→ **PROMPT**
Your answer should be the lines from the start of the records through the line with "7. SWAP of c and a", copied word for word.

┌─ TASK MATERIAL

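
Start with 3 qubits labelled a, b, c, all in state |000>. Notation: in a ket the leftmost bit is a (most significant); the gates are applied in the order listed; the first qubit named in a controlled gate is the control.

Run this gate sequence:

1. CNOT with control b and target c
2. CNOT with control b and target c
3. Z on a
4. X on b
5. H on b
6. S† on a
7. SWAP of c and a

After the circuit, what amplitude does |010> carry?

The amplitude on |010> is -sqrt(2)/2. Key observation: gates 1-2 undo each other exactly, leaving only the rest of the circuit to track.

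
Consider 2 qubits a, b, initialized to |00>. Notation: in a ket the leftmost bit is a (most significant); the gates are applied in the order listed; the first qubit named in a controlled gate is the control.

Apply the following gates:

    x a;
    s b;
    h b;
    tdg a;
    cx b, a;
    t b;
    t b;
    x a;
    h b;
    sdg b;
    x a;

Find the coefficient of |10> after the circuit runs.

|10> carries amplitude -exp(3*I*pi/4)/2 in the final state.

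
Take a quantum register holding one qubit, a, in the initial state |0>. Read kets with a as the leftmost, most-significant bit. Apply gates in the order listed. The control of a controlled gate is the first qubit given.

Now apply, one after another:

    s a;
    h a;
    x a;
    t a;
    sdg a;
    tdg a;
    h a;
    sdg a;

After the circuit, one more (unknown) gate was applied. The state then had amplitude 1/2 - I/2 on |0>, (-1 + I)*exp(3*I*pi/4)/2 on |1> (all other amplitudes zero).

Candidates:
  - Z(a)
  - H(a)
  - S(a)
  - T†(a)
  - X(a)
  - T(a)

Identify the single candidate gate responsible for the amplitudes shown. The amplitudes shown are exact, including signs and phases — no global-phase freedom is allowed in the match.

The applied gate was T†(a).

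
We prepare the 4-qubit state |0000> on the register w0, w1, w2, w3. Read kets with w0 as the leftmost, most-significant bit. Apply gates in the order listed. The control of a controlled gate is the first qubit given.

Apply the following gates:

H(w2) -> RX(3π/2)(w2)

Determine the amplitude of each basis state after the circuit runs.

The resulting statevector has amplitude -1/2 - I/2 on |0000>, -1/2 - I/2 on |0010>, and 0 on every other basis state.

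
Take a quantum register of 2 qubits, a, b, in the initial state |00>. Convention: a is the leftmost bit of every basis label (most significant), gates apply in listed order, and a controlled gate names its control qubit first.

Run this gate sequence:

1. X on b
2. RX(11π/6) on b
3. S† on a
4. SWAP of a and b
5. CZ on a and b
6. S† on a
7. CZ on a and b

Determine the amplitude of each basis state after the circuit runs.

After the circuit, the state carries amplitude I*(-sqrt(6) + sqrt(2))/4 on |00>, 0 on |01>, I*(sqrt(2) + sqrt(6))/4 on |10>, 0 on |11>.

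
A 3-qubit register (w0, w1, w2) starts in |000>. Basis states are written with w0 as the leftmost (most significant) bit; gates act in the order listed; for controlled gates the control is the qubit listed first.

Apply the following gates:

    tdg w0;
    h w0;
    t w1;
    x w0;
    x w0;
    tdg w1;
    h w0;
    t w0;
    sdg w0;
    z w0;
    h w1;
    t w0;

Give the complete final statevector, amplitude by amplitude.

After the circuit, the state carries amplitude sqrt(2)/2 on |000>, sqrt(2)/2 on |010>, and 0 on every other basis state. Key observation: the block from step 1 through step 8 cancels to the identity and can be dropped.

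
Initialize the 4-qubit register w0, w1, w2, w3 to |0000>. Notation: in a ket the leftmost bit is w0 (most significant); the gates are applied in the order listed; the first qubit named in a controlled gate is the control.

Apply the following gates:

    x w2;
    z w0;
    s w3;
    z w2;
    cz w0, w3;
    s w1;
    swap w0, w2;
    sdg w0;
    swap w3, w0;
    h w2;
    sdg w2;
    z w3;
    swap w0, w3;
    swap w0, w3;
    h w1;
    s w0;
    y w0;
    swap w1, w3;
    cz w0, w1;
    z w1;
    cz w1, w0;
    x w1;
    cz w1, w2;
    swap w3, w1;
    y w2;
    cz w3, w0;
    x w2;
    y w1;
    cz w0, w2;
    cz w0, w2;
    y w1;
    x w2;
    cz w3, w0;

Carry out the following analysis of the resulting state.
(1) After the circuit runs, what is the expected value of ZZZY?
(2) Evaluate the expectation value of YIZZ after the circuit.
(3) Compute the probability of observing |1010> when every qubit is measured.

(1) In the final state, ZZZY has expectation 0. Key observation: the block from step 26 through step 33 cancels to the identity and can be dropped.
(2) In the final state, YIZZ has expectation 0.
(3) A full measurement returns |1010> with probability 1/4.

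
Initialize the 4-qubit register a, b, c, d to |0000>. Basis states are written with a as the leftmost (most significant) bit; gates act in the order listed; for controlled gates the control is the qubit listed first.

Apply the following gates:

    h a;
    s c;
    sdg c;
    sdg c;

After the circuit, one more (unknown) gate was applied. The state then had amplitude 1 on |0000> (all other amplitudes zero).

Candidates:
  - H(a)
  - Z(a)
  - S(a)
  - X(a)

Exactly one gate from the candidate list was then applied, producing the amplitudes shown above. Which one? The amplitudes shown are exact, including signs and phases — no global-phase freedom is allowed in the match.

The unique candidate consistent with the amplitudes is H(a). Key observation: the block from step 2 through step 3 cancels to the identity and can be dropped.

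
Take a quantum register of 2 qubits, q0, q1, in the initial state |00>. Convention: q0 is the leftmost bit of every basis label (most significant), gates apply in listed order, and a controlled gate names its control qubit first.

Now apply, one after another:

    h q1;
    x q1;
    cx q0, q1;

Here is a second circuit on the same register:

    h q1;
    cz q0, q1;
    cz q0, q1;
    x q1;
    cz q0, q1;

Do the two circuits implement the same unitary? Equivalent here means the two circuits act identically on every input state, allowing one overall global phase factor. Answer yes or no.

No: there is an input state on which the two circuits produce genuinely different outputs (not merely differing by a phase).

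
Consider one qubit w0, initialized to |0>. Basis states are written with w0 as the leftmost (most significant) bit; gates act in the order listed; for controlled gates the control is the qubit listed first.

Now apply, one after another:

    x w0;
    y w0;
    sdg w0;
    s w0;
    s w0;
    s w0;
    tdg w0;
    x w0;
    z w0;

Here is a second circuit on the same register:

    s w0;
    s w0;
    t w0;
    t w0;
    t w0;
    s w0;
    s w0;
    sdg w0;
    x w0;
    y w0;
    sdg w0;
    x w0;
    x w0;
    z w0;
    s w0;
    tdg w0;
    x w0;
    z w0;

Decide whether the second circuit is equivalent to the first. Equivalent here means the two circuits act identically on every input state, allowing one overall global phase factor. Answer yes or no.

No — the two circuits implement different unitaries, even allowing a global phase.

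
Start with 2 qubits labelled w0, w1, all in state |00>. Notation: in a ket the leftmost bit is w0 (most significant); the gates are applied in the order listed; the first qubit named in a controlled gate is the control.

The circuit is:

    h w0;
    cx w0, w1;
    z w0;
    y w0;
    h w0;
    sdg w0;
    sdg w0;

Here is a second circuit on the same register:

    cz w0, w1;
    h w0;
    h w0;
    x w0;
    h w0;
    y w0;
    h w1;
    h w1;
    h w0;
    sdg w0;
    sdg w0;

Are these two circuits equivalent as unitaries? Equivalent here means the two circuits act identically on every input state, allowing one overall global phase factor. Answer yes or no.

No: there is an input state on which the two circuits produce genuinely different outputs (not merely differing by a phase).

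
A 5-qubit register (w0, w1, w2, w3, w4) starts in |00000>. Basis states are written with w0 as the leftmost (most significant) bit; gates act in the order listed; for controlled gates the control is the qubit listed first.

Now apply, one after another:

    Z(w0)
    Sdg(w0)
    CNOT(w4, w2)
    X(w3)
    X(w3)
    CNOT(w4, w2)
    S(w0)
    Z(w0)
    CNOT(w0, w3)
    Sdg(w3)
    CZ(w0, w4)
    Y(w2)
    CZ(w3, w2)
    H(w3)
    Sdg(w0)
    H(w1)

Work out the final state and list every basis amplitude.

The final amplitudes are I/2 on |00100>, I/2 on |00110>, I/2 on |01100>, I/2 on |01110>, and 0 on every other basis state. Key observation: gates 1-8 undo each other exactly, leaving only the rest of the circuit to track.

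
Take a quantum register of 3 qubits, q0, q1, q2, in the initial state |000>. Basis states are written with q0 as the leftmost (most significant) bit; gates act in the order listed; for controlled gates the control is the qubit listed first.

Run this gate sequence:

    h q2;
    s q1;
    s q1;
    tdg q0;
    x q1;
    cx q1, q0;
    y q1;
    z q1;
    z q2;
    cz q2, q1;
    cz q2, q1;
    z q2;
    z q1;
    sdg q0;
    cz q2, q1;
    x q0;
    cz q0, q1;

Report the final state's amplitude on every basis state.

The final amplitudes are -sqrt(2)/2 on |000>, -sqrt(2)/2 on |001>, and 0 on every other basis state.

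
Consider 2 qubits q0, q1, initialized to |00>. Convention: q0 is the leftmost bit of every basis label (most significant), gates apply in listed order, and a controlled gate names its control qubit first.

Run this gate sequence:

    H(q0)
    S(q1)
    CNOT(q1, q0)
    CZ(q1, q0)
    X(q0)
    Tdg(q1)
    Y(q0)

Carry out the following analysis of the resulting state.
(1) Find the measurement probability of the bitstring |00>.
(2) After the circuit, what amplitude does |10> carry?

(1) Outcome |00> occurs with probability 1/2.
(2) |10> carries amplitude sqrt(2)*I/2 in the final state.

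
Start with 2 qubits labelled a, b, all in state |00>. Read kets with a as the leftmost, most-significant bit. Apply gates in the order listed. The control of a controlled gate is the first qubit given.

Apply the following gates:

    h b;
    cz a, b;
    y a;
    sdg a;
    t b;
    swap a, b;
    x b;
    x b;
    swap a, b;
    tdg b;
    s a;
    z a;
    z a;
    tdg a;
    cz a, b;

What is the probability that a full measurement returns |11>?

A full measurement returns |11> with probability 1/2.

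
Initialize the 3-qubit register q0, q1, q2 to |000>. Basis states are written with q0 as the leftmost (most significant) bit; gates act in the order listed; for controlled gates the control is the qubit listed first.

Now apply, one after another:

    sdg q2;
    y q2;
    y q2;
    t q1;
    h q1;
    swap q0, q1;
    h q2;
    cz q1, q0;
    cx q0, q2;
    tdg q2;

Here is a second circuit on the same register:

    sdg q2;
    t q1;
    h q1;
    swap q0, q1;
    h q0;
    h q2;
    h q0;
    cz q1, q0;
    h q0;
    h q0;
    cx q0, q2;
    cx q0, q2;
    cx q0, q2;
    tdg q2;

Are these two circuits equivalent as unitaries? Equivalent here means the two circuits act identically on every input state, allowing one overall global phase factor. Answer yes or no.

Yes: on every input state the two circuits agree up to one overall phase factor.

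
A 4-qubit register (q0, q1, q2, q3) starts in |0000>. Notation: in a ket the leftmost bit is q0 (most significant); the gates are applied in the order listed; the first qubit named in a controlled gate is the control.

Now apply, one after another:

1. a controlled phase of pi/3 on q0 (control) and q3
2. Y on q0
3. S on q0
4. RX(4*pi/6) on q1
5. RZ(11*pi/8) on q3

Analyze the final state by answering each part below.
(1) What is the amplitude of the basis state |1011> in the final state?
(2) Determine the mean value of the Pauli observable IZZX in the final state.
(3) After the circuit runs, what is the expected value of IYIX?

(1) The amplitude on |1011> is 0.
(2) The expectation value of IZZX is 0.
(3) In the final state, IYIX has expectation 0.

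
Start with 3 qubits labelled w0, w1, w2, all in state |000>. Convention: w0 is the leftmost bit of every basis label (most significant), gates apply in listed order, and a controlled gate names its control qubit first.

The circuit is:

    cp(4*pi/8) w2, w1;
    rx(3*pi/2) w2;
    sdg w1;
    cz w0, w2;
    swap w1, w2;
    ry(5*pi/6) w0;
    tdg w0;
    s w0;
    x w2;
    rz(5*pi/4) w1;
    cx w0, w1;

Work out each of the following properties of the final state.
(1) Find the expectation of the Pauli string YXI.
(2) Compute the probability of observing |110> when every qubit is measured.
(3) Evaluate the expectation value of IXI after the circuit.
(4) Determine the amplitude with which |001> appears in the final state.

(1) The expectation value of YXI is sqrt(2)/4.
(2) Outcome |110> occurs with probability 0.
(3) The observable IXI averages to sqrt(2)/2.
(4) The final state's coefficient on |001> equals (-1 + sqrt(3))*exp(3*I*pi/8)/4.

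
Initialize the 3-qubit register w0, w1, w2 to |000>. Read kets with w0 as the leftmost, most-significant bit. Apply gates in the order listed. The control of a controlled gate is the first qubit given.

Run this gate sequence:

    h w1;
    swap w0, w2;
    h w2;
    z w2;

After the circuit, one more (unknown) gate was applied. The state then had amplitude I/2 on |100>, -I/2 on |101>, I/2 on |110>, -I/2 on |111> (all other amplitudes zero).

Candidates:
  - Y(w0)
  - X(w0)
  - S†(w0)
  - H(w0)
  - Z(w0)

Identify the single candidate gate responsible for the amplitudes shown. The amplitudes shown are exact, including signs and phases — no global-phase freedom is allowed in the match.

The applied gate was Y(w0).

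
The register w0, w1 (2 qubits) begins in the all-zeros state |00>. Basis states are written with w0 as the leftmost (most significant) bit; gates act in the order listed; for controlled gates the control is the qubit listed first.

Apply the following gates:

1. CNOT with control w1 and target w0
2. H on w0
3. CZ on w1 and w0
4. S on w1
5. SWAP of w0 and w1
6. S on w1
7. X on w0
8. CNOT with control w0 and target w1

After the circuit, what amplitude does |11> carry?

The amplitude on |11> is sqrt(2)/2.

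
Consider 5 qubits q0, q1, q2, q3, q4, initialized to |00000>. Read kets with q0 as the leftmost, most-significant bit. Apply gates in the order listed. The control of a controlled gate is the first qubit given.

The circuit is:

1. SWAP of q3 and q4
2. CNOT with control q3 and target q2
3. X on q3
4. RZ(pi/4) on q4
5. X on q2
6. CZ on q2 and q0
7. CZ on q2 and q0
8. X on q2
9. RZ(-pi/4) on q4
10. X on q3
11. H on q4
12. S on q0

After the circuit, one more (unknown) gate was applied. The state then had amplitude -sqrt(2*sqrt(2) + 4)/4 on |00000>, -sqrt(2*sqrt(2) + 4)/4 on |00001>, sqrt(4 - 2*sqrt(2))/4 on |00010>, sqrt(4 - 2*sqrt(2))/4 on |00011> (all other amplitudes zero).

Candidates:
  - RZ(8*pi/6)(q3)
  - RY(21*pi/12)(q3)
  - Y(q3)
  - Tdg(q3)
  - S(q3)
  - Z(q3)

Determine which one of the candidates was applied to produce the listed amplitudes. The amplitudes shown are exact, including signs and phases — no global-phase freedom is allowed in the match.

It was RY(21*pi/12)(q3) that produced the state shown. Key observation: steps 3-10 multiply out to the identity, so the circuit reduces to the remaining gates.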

└─

→ **WRITTEN REPLY**
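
Start with 3 qubits labelled a, b, c, all in state |000>. Notation: in a ket the leftmost bit is a (most significant); the gates are applied in the order listed; the first qubit named in a controlled gate is the control.

Run this gate sequence:

1. CNOT with control b and target c
2. CNOT with control b and target c
3. Z on a
4. X on b
5. H on b
6. S† on a
7. SWAP of c and a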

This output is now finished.